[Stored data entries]

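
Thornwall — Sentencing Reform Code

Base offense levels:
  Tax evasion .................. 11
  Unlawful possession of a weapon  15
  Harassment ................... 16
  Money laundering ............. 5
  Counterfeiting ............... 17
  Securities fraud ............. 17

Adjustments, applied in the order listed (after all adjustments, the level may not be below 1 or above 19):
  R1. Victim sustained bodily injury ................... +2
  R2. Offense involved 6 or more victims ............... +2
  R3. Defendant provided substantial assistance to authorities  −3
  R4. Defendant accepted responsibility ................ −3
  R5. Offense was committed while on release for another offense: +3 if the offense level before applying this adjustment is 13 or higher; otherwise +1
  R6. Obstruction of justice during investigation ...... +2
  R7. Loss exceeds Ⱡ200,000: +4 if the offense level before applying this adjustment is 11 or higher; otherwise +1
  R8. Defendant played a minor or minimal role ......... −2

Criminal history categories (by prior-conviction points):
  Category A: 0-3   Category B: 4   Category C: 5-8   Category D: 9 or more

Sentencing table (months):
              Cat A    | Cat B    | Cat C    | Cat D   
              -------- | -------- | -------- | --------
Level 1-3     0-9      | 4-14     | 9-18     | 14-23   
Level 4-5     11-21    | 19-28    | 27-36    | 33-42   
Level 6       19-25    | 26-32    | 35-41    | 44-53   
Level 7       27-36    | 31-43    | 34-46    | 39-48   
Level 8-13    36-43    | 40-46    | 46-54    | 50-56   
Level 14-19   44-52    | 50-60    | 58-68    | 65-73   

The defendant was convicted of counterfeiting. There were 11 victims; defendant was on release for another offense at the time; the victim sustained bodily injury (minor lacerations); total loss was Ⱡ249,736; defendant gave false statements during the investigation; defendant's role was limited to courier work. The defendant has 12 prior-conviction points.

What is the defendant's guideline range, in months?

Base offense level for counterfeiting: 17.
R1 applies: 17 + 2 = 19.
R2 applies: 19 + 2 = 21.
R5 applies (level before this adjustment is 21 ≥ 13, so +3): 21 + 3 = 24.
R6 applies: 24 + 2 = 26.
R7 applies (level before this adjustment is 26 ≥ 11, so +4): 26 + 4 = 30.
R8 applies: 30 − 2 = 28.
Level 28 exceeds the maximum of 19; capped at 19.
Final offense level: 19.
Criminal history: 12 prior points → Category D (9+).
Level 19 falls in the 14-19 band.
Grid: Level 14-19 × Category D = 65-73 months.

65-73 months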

Description of the task: Out of the data above, give again only the lines starting at the one holding "R1. Victim sustained" and ending at the one holding "R4. Defendant accepted", unchanged.

Exercise solution:
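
  R1. Victim sustained bodily injury ................... +2
  R2. Offense involved 6 or more victims ............... +2
  R3. Defendant provided substantial assistance to authorities  −3
  R4. Defendant accepted responsibility ................ −3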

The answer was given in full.